Task item: Output only the lines below that start at the line containing "1. Form all" and end at the line containing "2. Sort these", with both ends kept.

===== Data to process

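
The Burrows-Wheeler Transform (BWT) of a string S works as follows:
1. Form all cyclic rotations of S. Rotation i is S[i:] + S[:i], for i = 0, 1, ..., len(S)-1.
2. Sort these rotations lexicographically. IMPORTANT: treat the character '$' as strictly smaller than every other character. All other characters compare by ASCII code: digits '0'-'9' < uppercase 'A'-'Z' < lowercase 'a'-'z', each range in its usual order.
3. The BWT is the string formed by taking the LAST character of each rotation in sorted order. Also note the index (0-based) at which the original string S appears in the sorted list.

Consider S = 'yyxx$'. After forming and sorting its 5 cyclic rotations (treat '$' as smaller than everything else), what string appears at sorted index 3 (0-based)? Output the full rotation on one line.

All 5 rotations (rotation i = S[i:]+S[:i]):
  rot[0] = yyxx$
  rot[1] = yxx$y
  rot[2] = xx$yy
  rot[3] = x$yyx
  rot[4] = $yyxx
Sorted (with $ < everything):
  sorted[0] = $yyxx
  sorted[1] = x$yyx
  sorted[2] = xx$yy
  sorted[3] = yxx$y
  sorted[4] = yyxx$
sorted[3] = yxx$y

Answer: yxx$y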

==========

Your solution:
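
1. Form all cyclic rotations of S. Rotation i is S[i:] + S[:i], for i = 0, 1, ..., len(S)-1.
2. Sort these rotations lexicographically. IMPORTANT: treat the character '$' as strictly smaller than every other character. All other characters compare by ASCII code: digits '0'-'9' < uppercase 'A'-'Z' < lowercase 'a'-'z', each range in its usual order.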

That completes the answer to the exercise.